◆ The data

━━━━

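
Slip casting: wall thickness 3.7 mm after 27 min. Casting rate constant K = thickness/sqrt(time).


K = 3.7 / sqrt(27) = 3.7 / 5.1962 = 0.712 mm/min^0.5

0.712


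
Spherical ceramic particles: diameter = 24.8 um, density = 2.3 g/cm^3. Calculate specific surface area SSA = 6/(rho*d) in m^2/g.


SSA = 6 / (2.3 * 24.8) = 0.105 m^2/g

0.105


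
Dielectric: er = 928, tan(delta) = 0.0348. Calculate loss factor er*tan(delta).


Loss = 928 * 0.0348 = 32.294

32.294


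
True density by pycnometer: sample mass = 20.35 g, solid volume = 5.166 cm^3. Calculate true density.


TD = 20.35 / 5.166 = 3.939 g/cm^3

3.939


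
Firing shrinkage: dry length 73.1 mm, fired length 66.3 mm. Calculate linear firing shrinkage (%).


FS = (73.1 - 66.3) / 73.1 * 100 = 9.3%

9.3


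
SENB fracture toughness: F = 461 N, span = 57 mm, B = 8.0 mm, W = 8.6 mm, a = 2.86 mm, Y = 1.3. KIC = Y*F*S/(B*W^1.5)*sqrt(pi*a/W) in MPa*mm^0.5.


KIC = 1.3*461*57/(8.0*8.6^1.5)*sqrt(pi*2.86/8.6) = 173.06

173.06


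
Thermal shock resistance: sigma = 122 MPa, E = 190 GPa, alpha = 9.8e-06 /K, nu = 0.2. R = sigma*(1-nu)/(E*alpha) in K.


R = 122*(1-0.2)/(190*1000*9.8e-06) = 52 K

52


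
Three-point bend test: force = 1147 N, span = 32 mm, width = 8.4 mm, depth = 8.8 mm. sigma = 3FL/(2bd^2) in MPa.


sigma = 3*1147*32/(2*8.4*8.8^2) = 84.6 MPa

84.6


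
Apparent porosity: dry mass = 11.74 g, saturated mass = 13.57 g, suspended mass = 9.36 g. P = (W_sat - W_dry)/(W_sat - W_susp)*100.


P = (13.57 - 11.74) / (13.57 - 9.36) * 100 = 1.83 / 4.21 * 100 = 43.5%

43.5


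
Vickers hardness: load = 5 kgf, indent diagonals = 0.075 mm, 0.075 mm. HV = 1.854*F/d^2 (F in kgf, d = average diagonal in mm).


d_avg = (0.075+0.075)/2 = 0.075 mm
HV = 1.854*5/0.075^2 = 1648

1648


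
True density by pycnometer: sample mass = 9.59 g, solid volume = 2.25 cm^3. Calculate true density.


TD = 9.59 / 2.25 = 4.262 g/cm^3

4.262


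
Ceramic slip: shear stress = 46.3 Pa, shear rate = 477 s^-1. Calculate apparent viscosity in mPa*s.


eta = tau/gamma * 1000 = 46.3/477 * 1000 = 97.1 mPa*s

97.1


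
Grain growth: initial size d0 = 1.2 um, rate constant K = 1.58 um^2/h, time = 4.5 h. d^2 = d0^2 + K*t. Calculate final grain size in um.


d^2 = 1.2^2 + 1.58*4.5 = 8.55
d = sqrt(8.55) = 2.92 um

2.92


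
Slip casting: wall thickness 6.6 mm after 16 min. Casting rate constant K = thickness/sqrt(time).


K = 6.6 / sqrt(16) = 6.6 / 4.0 = 1.65 mm/min^0.5

1.65


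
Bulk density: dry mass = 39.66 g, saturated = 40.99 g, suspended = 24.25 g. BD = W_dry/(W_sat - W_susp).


BD = 39.66 / (40.99 - 24.25) = 39.66 / 16.74 = 2.369 g/cm^3

2.369


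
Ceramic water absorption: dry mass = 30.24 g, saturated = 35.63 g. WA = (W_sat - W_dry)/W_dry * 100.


WA = (35.63 - 30.24) / 30.24 * 100 = 17.82%

17.82


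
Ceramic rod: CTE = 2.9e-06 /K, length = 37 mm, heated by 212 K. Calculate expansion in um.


dL = 2.9e-06 * 37 * 212 * 1000 = 22.748 um

22.748


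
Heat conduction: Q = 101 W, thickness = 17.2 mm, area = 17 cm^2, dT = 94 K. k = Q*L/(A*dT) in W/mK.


k = 101*17.2/1000/(17/10000*94) = 10.87 W/mK

10.87


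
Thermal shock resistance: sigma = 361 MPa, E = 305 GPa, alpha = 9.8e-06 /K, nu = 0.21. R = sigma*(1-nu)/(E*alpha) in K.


R = 361*(1-0.21)/(305*1000*9.8e-06) = 95 K

95


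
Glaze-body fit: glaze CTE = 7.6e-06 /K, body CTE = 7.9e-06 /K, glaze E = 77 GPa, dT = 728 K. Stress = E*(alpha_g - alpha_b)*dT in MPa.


Stress = 77*1000*(7.6e-06 - 7.9e-06)*728 = -16.8 MPa

-16.8


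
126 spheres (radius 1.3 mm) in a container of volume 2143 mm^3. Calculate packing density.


V_sphere = 4/3*pi*1.3^3 = 9.2028 mm^3
Total V = 126*9.2028 = 1159.5528 mm^3
PD = 1159.5528 / 2143 = 0.541

0.541


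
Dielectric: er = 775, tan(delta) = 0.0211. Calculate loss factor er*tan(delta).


Loss = 775 * 0.0211 = 16.353

16.353


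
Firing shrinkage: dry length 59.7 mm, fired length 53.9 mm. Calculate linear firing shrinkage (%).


FS = (59.7 - 53.9) / 59.7 * 100 = 9.72%

9.72


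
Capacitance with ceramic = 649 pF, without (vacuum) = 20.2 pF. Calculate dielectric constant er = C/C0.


er = 649 / 20.2 = 32.13

32.13


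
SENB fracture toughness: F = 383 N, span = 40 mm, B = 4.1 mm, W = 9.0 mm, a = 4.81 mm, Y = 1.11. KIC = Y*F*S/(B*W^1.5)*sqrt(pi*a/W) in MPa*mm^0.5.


KIC = 1.11*383*40/(4.1*9.0^1.5)*sqrt(pi*4.81/9.0) = 199.05

199.05


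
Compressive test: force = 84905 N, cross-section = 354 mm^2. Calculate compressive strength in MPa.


CS = 84905 / 354 = 239.8 MPa

239.8


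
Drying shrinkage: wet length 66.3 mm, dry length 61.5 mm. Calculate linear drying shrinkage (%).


DS = (66.3 - 61.5) / 66.3 * 100 = 7.24%

7.24


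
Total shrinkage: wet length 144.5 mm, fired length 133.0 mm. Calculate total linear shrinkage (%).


TS = (144.5 - 133.0) / 144.5 * 100 = 7.96%

7.96


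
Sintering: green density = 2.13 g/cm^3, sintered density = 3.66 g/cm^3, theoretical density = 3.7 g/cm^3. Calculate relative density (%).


Relative = 3.66 / 3.7 * 100 = 98.9%

98.9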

━━━━

◆ Task prompt
Without skipping a line, retype the full listing.

◆ Task output
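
Slip casting: wall thickness 3.7 mm after 27 min. Casting rate constant K = thickness/sqrt(time).


K = 3.7 / sqrt(27) = 3.7 / 5.1962 = 0.712 mm/min^0.5

0.712


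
Spherical ceramic particles: diameter = 24.8 um, density = 2.3 g/cm^3. Calculate specific surface area SSA = 6/(rho*d) in m^2/g.


SSA = 6 / (2.3 * 24.8) = 0.105 m^2/g

0.105


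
Dielectric: er = 928, tan(delta) = 0.0348. Calculate loss factor er*tan(delta).


Loss = 928 * 0.0348 = 32.294

32.294


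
True density by pycnometer: sample mass = 20.35 g, solid volume = 5.166 cm^3. Calculate true density.


TD = 20.35 / 5.166 = 3.939 g/cm^3

3.939


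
Firing shrinkage: dry length 73.1 mm, fired length 66.3 mm. Calculate linear firing shrinkage (%).


FS = (73.1 - 66.3) / 73.1 * 100 = 9.3%

9.3


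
SENB fracture toughness: F = 461 N, span = 57 mm, B = 8.0 mm, W = 8.6 mm, a = 2.86 mm, Y = 1.3. KIC = Y*F*S/(B*W^1.5)*sqrt(pi*a/W) in MPa*mm^0.5.


KIC = 1.3*461*57/(8.0*8.6^1.5)*sqrt(pi*2.86/8.6) = 173.06

173.06


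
Thermal shock resistance: sigma = 122 MPa, E = 190 GPa, alpha = 9.8e-06 /K, nu = 0.2. R = sigma*(1-nu)/(E*alpha) in K.


R = 122*(1-0.2)/(190*1000*9.8e-06) = 52 K

52


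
Three-point bend test: force = 1147 N, span = 32 mm, width = 8.4 mm, depth = 8.8 mm. sigma = 3FL/(2bd^2) in MPa.


sigma = 3*1147*32/(2*8.4*8.8^2) = 84.6 MPa

84.6


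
Apparent porosity: dry mass = 11.74 g, saturated mass = 13.57 g, suspended mass = 9.36 g. P = (W_sat - W_dry)/(W_sat - W_susp)*100.


P = (13.57 - 11.74) / (13.57 - 9.36) * 100 = 1.83 / 4.21 * 100 = 43.5%

43.5


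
Vickers hardness: load = 5 kgf, indent diagonals = 0.075 mm, 0.075 mm. HV = 1.854*F/d^2 (F in kgf, d = average diagonal in mm).


d_avg = (0.075+0.075)/2 = 0.075 mm
HV = 1.854*5/0.075^2 = 1648

1648


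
True density by pycnometer: sample mass = 9.59 g, solid volume = 2.25 cm^3. Calculate true density.


TD = 9.59 / 2.25 = 4.262 g/cm^3

4.262


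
Ceramic slip: shear stress = 46.3 Pa, shear rate = 477 s^-1. Calculate apparent viscosity in mPa*s.


eta = tau/gamma * 1000 = 46.3/477 * 1000 = 97.1 mPa*s

97.1


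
Grain growth: initial size d0 = 1.2 um, rate constant K = 1.58 um^2/h, time = 4.5 h. d^2 = d0^2 + K*t. Calculate final grain size in um.


d^2 = 1.2^2 + 1.58*4.5 = 8.55
d = sqrt(8.55) = 2.92 um

2.92


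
Slip casting: wall thickness 6.6 mm after 16 min. Casting rate constant K = thickness/sqrt(time).


K = 6.6 / sqrt(16) = 6.6 / 4.0 = 1.65 mm/min^0.5

1.65


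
Bulk density: dry mass = 39.66 g, saturated = 40.99 g, suspended = 24.25 g. BD = W_dry/(W_sat - W_susp).


BD = 39.66 / (40.99 - 24.25) = 39.66 / 16.74 = 2.369 g/cm^3

2.369


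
Ceramic water absorption: dry mass = 30.24 g, saturated = 35.63 g. WA = (W_sat - W_dry)/W_dry * 100.


WA = (35.63 - 30.24) / 30.24 * 100 = 17.82%

17.82


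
Ceramic rod: CTE = 2.9e-06 /K, length = 37 mm, heated by 212 K. Calculate expansion in um.


dL = 2.9e-06 * 37 * 212 * 1000 = 22.748 um

22.748


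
Heat conduction: Q = 101 W, thickness = 17.2 mm, area = 17 cm^2, dT = 94 K. k = Q*L/(A*dT) in W/mK.


k = 101*17.2/1000/(17/10000*94) = 10.87 W/mK

10.87


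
Thermal shock resistance: sigma = 361 MPa, E = 305 GPa, alpha = 9.8e-06 /K, nu = 0.21. R = sigma*(1-nu)/(E*alpha) in K.


R = 361*(1-0.21)/(305*1000*9.8e-06) = 95 K

95


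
Glaze-body fit: glaze CTE = 7.6e-06 /K, body CTE = 7.9e-06 /K, glaze E = 77 GPa, dT = 728 K. Stress = E*(alpha_g - alpha_b)*dT in MPa.


Stress = 77*1000*(7.6e-06 - 7.9e-06)*728 = -16.8 MPa

-16.8


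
126 spheres (radius 1.3 mm) in a container of volume 2143 mm^3. Calculate packing density.


V_sphere = 4/3*pi*1.3^3 = 9.2028 mm^3
Total V = 126*9.2028 = 1159.5528 mm^3
PD = 1159.5528 / 2143 = 0.541

0.541


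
Dielectric: er = 775, tan(delta) = 0.0211. Calculate loss factor er*tan(delta).


Loss = 775 * 0.0211 = 16.353

16.353


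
Firing shrinkage: dry length 59.7 mm, fired length 53.9 mm. Calculate linear firing shrinkage (%).


FS = (59.7 - 53.9) / 59.7 * 100 = 9.72%

9.72


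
Capacitance with ceramic = 649 pF, without (vacuum) = 20.2 pF. Calculate dielectric constant er = C/C0.


er = 649 / 20.2 = 32.13

32.13


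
SENB fracture toughness: F = 383 N, span = 40 mm, B = 4.1 mm, W = 9.0 mm, a = 4.81 mm, Y = 1.11. KIC = Y*F*S/(B*W^1.5)*sqrt(pi*a/W) in MPa*mm^0.5.


KIC = 1.11*383*40/(4.1*9.0^1.5)*sqrt(pi*4.81/9.0) = 199.05

199.05


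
Compressive test: force = 84905 N, cross-section = 354 mm^2. Calculate compressive strength in MPa.


CS = 84905 / 354 = 239.8 MPa

239.8


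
Drying shrinkage: wet length 66.3 mm, dry length 61.5 mm. Calculate linear drying shrinkage (%).


DS = (66.3 - 61.5) / 66.3 * 100 = 7.24%

7.24


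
Total shrinkage: wet length 144.5 mm, fired length 133.0 mm. Calculate total linear shrinkage (%).


TS = (144.5 - 133.0) / 144.5 * 100 = 7.96%

7.96


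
Sintering: green density = 2.13 g/cm^3, sintered density = 3.66 g/cm^3, theoretical density = 3.7 g/cm^3. Calculate relative density (%).


Relative = 3.66 / 3.7 * 100 = 98.9%

98.9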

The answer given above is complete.